Aim of the exercise -> Copy each line below in which the word "start" occurs.

Material provided ->
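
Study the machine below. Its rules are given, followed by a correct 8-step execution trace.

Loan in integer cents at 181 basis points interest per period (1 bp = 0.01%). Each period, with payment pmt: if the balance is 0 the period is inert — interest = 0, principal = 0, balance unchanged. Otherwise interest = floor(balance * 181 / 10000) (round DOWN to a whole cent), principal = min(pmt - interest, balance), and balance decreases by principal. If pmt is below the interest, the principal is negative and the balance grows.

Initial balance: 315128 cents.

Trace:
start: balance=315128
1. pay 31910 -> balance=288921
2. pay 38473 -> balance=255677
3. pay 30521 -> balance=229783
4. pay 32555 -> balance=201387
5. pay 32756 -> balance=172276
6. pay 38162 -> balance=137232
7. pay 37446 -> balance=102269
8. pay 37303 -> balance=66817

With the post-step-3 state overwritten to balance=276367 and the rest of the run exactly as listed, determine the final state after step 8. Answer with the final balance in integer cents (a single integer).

117771

state after step 3 := balance=276367
4. pay 32555 -> balance=248814
5. pay 32756 -> balance=220561
6. pay 38162 -> balance=186391
7. pay 37446 -> balance=152318
8. pay 37303 -> balance=117771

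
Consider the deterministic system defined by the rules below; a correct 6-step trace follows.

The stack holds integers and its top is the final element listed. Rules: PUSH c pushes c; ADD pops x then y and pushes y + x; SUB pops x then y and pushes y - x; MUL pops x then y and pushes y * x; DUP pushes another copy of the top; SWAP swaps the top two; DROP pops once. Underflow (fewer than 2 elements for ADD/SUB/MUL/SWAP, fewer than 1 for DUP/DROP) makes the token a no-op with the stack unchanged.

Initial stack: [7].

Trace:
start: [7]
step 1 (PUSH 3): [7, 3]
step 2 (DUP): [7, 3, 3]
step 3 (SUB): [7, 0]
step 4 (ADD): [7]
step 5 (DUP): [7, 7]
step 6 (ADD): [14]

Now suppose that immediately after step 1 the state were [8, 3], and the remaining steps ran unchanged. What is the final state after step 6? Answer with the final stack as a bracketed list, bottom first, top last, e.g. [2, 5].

state after step 1 := [8, 3]
step 2 (DUP): [8, 3, 3]
step 3 (SUB): [8, 0]
step 4 (ADD): [8]
step 5 (DUP): [8, 8]
step 6 (ADD): [16]

[16]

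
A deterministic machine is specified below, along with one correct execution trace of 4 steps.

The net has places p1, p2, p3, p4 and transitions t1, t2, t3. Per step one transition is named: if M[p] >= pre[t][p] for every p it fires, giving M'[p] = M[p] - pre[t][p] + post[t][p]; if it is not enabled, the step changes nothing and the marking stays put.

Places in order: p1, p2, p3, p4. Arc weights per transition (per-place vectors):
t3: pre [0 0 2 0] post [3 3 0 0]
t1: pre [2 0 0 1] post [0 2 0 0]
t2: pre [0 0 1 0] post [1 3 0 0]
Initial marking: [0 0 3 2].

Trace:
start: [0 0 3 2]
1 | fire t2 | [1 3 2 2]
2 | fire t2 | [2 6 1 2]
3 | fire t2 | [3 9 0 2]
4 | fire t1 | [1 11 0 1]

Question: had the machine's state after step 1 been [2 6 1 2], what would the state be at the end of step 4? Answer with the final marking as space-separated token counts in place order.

1 11 0 1

state after step 1 := [2 6 1 2]
2 | fire t2 | [3 9 0 2]
3 | fire t2 | [3 9 0 2]
4 | fire t1 | [1 11 0 1]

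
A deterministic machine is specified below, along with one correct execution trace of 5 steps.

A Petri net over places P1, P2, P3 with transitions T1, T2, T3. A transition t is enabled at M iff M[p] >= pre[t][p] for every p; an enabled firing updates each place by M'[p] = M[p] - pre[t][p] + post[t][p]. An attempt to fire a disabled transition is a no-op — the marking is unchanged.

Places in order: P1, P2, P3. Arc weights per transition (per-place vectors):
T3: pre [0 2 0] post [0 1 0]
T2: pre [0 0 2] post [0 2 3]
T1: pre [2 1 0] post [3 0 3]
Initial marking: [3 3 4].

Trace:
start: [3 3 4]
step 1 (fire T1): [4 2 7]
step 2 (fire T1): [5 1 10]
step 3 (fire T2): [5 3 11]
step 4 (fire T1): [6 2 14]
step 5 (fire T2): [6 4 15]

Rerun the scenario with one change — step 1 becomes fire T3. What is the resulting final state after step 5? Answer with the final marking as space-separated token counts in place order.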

Expected output ->
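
start: balance=315128
start: [7]
start: [0 0 3 2]
start: [3 3 4]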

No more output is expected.